• **THE INPUT**
--

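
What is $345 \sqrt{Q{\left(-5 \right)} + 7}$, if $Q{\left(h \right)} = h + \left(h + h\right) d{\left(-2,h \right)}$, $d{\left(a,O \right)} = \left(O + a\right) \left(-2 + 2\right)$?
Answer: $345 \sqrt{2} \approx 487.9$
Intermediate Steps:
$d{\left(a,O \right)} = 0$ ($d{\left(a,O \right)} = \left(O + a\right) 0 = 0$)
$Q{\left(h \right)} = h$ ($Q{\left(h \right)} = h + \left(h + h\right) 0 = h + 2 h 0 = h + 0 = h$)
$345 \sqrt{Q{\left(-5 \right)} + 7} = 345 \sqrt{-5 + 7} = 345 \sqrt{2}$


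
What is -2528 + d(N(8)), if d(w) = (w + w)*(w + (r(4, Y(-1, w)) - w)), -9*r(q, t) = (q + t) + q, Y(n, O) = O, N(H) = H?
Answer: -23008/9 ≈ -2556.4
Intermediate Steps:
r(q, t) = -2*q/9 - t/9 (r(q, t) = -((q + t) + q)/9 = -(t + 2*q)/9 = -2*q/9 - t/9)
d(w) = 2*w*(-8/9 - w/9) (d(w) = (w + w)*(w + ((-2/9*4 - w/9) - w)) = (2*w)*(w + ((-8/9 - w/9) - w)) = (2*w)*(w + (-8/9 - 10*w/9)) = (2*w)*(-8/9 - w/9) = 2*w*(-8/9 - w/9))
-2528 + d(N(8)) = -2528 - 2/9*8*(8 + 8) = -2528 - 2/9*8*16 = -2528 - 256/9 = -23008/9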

--

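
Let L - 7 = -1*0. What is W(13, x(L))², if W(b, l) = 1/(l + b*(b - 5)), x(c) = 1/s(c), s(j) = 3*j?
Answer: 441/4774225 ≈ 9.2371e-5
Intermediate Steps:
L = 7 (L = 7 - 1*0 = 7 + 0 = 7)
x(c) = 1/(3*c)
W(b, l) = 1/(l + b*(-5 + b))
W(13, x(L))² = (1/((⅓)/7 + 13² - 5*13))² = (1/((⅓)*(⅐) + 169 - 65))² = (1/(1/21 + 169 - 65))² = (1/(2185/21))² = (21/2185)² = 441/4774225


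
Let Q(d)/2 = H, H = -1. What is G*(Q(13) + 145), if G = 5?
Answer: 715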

--

• **EXERCISE**
Gather, from the listing above, every line carrying the word "What".

• **RESPONSE AREA**
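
What is $345 \sqrt{Q{\left(-5 \right)} + 7}$, if $Q{\left(h \right)} = h + \left(h + h\right) d{\left(-2,h \right)}$, $d{\left(a,O \right)} = \left(O + a\right) \left(-2 + 2\right)$?
What is -2528 + d(N(8)), if d(w) = (w + w)*(w + (r(4, Y(-1, w)) - w)), -9*r(q, t) = (q + t) + q, Y(n, O) = O, N(H) = H?
Let L - 7 = -1*0. What is W(13, x(L))², if W(b, l) = 1/(l + b*(b - 5)), x(c) = 1/s(c), s(j) = 3*j?
Let Q(d)/2 = H, H = -1. What is G*(Q(13) + 145), if G = 5?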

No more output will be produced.